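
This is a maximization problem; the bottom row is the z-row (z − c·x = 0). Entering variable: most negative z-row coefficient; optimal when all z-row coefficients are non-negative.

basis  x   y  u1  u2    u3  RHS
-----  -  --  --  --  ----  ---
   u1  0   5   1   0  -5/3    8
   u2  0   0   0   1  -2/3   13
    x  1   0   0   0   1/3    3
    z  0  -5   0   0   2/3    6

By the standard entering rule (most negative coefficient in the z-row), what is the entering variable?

Negative z-row entries: y: -5.
The most negative is -5 in column y, so y enters.

y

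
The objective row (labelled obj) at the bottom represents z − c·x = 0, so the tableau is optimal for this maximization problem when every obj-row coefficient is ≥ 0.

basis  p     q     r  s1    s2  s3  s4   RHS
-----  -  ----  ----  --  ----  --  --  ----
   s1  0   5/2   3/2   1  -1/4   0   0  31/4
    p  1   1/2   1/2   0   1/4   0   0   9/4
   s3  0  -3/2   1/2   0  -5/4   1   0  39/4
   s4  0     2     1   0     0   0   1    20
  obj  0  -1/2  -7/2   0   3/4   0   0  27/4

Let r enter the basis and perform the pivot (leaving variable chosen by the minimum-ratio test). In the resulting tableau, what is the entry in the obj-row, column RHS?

Ratio test on column r — row 1: (31/4)/(3/2) = 31/6; row 2: (9/4)/(1/2) = 9/2; row 3: (39/4)/(1/2) = 39/2; row 4: 20/1 = 20. Minimum is 9/2 at row 2 (p leaves); pivot element 1/2.
Divide row 2 by 1/2; eliminate column r from the other rows.
obj-row update in column RHS: 27/4 − (-7/2)·(9/2) = 45/2.

45/2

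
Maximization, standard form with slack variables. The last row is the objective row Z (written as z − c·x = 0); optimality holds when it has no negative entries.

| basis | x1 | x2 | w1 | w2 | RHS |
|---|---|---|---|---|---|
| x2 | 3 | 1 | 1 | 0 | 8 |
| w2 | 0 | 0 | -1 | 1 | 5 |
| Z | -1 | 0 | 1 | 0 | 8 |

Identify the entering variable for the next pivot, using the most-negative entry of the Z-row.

x1

Negative Z-row entries: x1: -1.
The most negative is -1 in column x1, so x1 enters.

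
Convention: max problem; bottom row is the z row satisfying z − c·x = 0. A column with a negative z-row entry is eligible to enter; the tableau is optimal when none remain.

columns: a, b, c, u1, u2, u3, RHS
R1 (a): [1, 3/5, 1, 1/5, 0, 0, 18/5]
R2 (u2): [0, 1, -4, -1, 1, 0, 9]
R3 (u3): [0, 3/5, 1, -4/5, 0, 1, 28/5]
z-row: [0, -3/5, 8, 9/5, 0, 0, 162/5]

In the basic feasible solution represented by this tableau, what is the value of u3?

u3 is basic (row 3); its value is the RHS of that row, 28/5.

28/5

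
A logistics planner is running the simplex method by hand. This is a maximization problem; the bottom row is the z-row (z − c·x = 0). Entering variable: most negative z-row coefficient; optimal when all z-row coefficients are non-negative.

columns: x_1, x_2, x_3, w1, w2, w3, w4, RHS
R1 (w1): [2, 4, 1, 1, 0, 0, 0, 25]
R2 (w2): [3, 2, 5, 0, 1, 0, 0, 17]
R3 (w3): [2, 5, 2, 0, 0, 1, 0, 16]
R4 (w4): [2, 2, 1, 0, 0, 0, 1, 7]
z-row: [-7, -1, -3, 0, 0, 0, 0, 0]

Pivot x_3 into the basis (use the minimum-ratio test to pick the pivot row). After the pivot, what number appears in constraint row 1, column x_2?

18/5

Ratio test on column x_3 — row 1: 25/1 = 25; row 2: 17/5 = 17/5; row 3: 16/2 = 8; row 4: 7/1 = 7. Minimum is 17/5 at row 2 (w2 leaves); pivot element 5.
Divide row 2 by 5; eliminate column x_3 from the other rows.
Row 1 update in column x_2: 4 − 1·(2/5) = 18/5.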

About this exercise: Looking at the data above, work out how many lines contain "objective" and answer with the figure only.

Output for this exercise: 2